What to work on: Restate the records in full, keeping every word as it is.

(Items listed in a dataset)
----

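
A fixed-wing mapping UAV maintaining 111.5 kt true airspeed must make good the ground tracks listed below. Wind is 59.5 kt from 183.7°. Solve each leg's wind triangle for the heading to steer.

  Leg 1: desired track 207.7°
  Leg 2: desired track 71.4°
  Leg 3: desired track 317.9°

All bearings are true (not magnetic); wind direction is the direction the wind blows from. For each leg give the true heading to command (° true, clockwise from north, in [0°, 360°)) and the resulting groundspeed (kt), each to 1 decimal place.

Leg 1: desired track 207.7°; wind correction -12.5° → command heading 195.2°, groundspeed 54.5 kt
Leg 2: desired track 71.4°; wind correction +29.6° → command heading 101.0°, groundspeed 119.5 kt
Leg 3: desired track 317.9°; wind correction -22.5° → command heading 295.4°, groundspeed 144.5 kt

Leg 1: heading=195.2°, groundspeed=54.5 kt
Leg 2: heading=101.0°, groundspeed=119.5 kt
Leg 3: heading=295.4°, groundspeed=144.5 kt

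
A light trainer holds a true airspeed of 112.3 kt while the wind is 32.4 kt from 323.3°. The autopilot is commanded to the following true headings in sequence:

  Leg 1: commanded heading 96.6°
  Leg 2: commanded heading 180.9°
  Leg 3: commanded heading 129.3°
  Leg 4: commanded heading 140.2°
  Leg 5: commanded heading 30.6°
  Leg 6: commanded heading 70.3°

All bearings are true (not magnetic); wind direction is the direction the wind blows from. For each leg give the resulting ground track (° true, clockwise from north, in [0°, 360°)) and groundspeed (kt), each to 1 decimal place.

Leg 1: heading 96.6°; drift +9.9° → track 106.5°, groundspeed 136.6 kt
Leg 2: heading 180.9°; drift -8.2° → track 172.7°, groundspeed 139.4 kt
Leg 3: heading 129.3°; drift +3.1° → track 132.4°, groundspeed 144.0 kt
Leg 4: heading 140.2°; drift +0.7° → track 140.9°, groundspeed 144.7 kt
Leg 5: heading 30.6°; drift +16.7° → track 47.3°, groundspeed 104.2 kt
Leg 6: heading 70.3°; drift +14.3° → track 84.6°, groundspeed 125.7 kt

Leg 1: track=106.5°, groundspeed=136.6 kt
Leg 2: track=172.7°, groundspeed=139.4 kt
Leg 3: track=132.4°, groundspeed=144.0 kt
Leg 4: track=140.9°, groundspeed=144.7 kt
Leg 5: track=47.3°, groundspeed=104.2 kt
Leg 6: track=84.6°, groundspeed=125.7 kt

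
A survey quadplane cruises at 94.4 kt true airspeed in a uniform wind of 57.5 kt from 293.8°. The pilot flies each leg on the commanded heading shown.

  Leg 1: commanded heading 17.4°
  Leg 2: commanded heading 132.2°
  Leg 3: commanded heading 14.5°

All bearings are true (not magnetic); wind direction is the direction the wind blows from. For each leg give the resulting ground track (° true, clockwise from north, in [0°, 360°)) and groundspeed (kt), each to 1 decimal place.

Leg 1: heading 17.4°; drift +33.0° → track 50.4°, groundspeed 104.9 kt
Leg 2: heading 132.2°; drift -6.9° → track 125.3°, groundspeed 150.1 kt
Leg 3: heading 14.5°; drift +33.7° → track 48.2°, groundspeed 102.3 kt

Leg 1: track=50.4°, groundspeed=104.9 kt
Leg 2: track=125.3°, groundspeed=150.1 kt
Leg 3: track=48.2°, groundspeed=102.3 kt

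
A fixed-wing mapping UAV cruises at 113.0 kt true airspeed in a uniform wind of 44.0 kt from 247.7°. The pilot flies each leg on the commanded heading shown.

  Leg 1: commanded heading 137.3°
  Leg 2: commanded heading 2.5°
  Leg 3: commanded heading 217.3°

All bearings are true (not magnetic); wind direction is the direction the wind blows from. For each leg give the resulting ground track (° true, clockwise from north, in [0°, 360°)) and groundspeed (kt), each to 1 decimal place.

Leg 1: track=119.5°, groundspeed=134.8 kt
Leg 2: track=19.4°, groundspeed=137.4 kt
Leg 3: track=200.8°, groundspeed=78.3 kt

Leg 1: heading 137.3°; drift -17.8° → track 119.5°, groundspeed 134.8 kt
Leg 2: heading 2.5°; drift +16.9° → track 19.4°, groundspeed 137.4 kt
Leg 3: heading 217.3°; drift -16.5° → track 200.8°, groundspeed 78.3 kt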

----

Answer for this exercise:
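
A fixed-wing mapping UAV maintaining 111.5 kt true airspeed must make good the ground tracks listed below. Wind is 59.5 kt from 183.7°. Solve each leg's wind triangle for the heading to steer.

  Leg 1: desired track 207.7°
  Leg 2: desired track 71.4°
  Leg 3: desired track 317.9°

All bearings are true (not magnetic); wind direction is the direction the wind blows from. For each leg give the true heading to command (° true, clockwise from north, in [0°, 360°)) and the resulting groundspeed (kt), each to 1 decimal place.

Leg 1: desired track 207.7°; wind correction -12.5° → command heading 195.2°, groundspeed 54.5 kt
Leg 2: desired track 71.4°; wind correction +29.6° → command heading 101.0°, groundspeed 119.5 kt
Leg 3: desired track 317.9°; wind correction -22.5° → command heading 295.4°, groundspeed 144.5 kt

Leg 1: heading=195.2°, groundspeed=54.5 kt
Leg 2: heading=101.0°, groundspeed=119.5 kt
Leg 3: heading=295.4°, groundspeed=144.5 kt

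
A light trainer holds a true airspeed of 112.3 kt while the wind is 32.4 kt from 323.3°. The autopilot is commanded to the following true headings in sequence:

  Leg 1: commanded heading 96.6°
  Leg 2: commanded heading 180.9°
  Leg 3: commanded heading 129.3°
  Leg 4: commanded heading 140.2°
  Leg 5: commanded heading 30.6°
  Leg 6: commanded heading 70.3°

All bearings are true (not magnetic); wind direction is the direction the wind blows from. For each leg give the resulting ground track (° true, clockwise from north, in [0°, 360°)) and groundspeed (kt), each to 1 decimal place.

Leg 1: heading 96.6°; drift +9.9° → track 106.5°, groundspeed 136.6 kt
Leg 2: heading 180.9°; drift -8.2° → track 172.7°, groundspeed 139.4 kt
Leg 3: heading 129.3°; drift +3.1° → track 132.4°, groundspeed 144.0 kt
Leg 4: heading 140.2°; drift +0.7° → track 140.9°, groundspeed 144.7 kt
Leg 5: heading 30.6°; drift +16.7° → track 47.3°, groundspeed 104.2 kt
Leg 6: heading 70.3°; drift +14.3° → track 84.6°, groundspeed 125.7 kt

Leg 1: track=106.5°, groundspeed=136.6 kt
Leg 2: track=172.7°, groundspeed=139.4 kt
Leg 3: track=132.4°, groundspeed=144.0 kt
Leg 4: track=140.9°, groundspeed=144.7 kt
Leg 5: track=47.3°, groundspeed=104.2 kt
Leg 6: track=84.6°, groundspeed=125.7 kt

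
A survey quadplane cruises at 94.4 kt true airspeed in a uniform wind of 57.5 kt from 293.8°. The pilot flies each leg on the commanded heading shown.

  Leg 1: commanded heading 17.4°
  Leg 2: commanded heading 132.2°
  Leg 3: commanded heading 14.5°

All bearings are true (not magnetic); wind direction is the direction the wind blows from. For each leg give the resulting ground track (° true, clockwise from north, in [0°, 360°)) and groundspeed (kt), each to 1 decimal place.

Leg 1: heading 17.4°; drift +33.0° → track 50.4°, groundspeed 104.9 kt
Leg 2: heading 132.2°; drift -6.9° → track 125.3°, groundspeed 150.1 kt
Leg 3: heading 14.5°; drift +33.7° → track 48.2°, groundspeed 102.3 kt

Leg 1: track=50.4°, groundspeed=104.9 kt
Leg 2: track=125.3°, groundspeed=150.1 kt
Leg 3: track=48.2°, groundspeed=102.3 kt

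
A fixed-wing mapping UAV cruises at 113.0 kt true airspeed in a uniform wind of 44.0 kt from 247.7°. The pilot flies each leg on the commanded heading shown.

  Leg 1: commanded heading 137.3°
  Leg 2: commanded heading 2.5°
  Leg 3: commanded heading 217.3°

All bearings are true (not magnetic); wind direction is the direction the wind blows from. For each leg give the resulting ground track (° true, clockwise from north, in [0°, 360°)) and groundspeed (kt), each to 1 decimal place.

Leg 1: track=119.5°, groundspeed=134.8 kt
Leg 2: track=19.4°, groundspeed=137.4 kt
Leg 3: track=200.8°, groundspeed=78.3 kt

Leg 1: heading 137.3°; drift -17.8° → track 119.5°, groundspeed 134.8 kt
Leg 2: heading 2.5°; drift +16.9° → track 19.4°, groundspeed 137.4 kt
Leg 3: heading 217.3°; drift -16.5° → track 200.8°, groundspeed 78.3 kt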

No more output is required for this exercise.